Collected data
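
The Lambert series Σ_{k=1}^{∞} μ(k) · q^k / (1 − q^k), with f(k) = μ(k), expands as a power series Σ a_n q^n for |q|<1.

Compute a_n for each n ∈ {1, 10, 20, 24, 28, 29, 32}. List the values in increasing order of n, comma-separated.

1, 0, 0, 0, 0, 0, 0

q^1  k|1↦μ(k): 1:1  a_1=1
[q^10] μ(10)=1,μ(5)=-1,μ(2)=-1,μ(1)=1 ⇒ 0
n=20: 20·1 10·2 5·4 4·5 2·10 1·20  μ→[0+1+(-1)+0+(-1)+1]=0
d|24:{24,12,8,6,4,3,2,1}  Σμ=0+0+0+1+0+(-1)+(-1)+1=0
[q^28] μ(28)=0,μ(14)=1,μ(7)=-1,μ(4)=0,μ(2)=-1,μ(1)=1 ⇒ 0
d|29:{1,29}  Σμ=1+(-1)=0
q^32  k|32↦μ(k): 1:1 2:-1 4:0 8:0 16:0 32:0  a_32=0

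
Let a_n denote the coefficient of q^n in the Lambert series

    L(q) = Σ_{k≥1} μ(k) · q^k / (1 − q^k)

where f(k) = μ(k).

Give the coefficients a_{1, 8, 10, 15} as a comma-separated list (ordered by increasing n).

[q^1] μ(1)=1 ⇒ 1
[q^8] μ(1)=1,μ(2)=-1,μ(4)=0,μ(8)=0 ⇒ 0
[q^10] μ(10)=1,μ(5)=-1,μ(2)=-1,μ(1)=1 ⇒ 0
[q^15] μ(15)=1,μ(5)=-1,μ(3)=-1,μ(1)=1 ⇒ 0

1, 0, 0, 0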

▶ Task: Please output all of the entries without changing a single character.

▶ Result for this exercise:
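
The Lambert series Σ_{k=1}^{∞} μ(k) · q^k / (1 − q^k), with f(k) = μ(k), expands as a power series Σ a_n q^n for |q|<1.

Compute a_n for each n ∈ {1, 10, 20, 24, 28, 29, 32}. List the values in increasing order of n, comma-separated.

1, 0, 0, 0, 0, 0, 0

q^1  k|1↦μ(k): 1:1  a_1=1
[q^10] μ(10)=1,μ(5)=-1,μ(2)=-1,μ(1)=1 ⇒ 0
n=20: 20·1 10·2 5·4 4·5 2·10 1·20  μ→[0+1+(-1)+0+(-1)+1]=0
d|24:{24,12,8,6,4,3,2,1}  Σμ=0+0+0+1+0+(-1)+(-1)+1=0
[q^28] μ(28)=0,μ(14)=1,μ(7)=-1,μ(4)=0,μ(2)=-1,μ(1)=1 ⇒ 0
d|29:{1,29}  Σμ=1+(-1)=0
q^32  k|32↦μ(k): 1:1 2:-1 4:0 8:0 16:0 32:0  a_32=0

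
Let a_n denote the coefficient of q^n in the Lambert series

    L(q) = Σ_{k≥1} μ(k) · q^k / (1 − q^k)

where f(k) = μ(k).

Give the coefficients a_{1, 8, 10, 15} as a comma-separated list (ordered by increasing n).

[q^1] μ(1)=1 ⇒ 1
[q^8] μ(1)=1,μ(2)=-1,μ(4)=0,μ(8)=0 ⇒ 0
[q^10] μ(10)=1,μ(5)=-1,μ(2)=-1,μ(1)=1 ⇒ 0
[q^15] μ(15)=1,μ(5)=-1,μ(3)=-1,μ(1)=1 ⇒ 0

1, 0, 0, 0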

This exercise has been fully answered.